▶ [Your instructions] Check each line of the records below and collect those that include the word "using".

▶ [Provided information]
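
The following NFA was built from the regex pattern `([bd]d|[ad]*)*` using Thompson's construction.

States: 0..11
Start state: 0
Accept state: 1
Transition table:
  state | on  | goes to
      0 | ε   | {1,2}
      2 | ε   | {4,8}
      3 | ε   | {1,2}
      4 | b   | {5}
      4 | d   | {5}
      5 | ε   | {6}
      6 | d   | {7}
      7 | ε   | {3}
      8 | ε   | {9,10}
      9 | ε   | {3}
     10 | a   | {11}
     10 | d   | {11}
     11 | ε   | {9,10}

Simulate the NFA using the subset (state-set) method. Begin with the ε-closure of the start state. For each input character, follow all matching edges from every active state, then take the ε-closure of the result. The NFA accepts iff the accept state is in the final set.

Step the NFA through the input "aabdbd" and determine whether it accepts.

start: ε-closure({0}) = {0,1,2,3,4,8,9,10}
'a' @ 1: {1,2,3,4,8,9,10,11}  ✓accept
'a' @ 2: {1,2,3,4,8,9,10,11}  ✓accept
'b' @ 3: {5,6}
'd' @ 4: {1,2,3,4,7,8,9,10}  ✓accept
'b' @ 5: {5,6}
'd' @ 6: {1,2,3,4,7,8,9,10}  ✓accept
final: {1,2,3,4,7,8,9,10}; accept 1 in set

Answer: ACCEPT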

▶ [Solution to this problem]
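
The following NFA was built from the regex pattern `([bd]d|[ad]*)*` using Thompson's construction.
Simulate the NFA using the subset (state-set) method. Begin with the ε-closure of the start state. For each input character, follow all matching edges from every active state, then take the ε-closure of the result. The NFA accepts iff the accept state is in the final set.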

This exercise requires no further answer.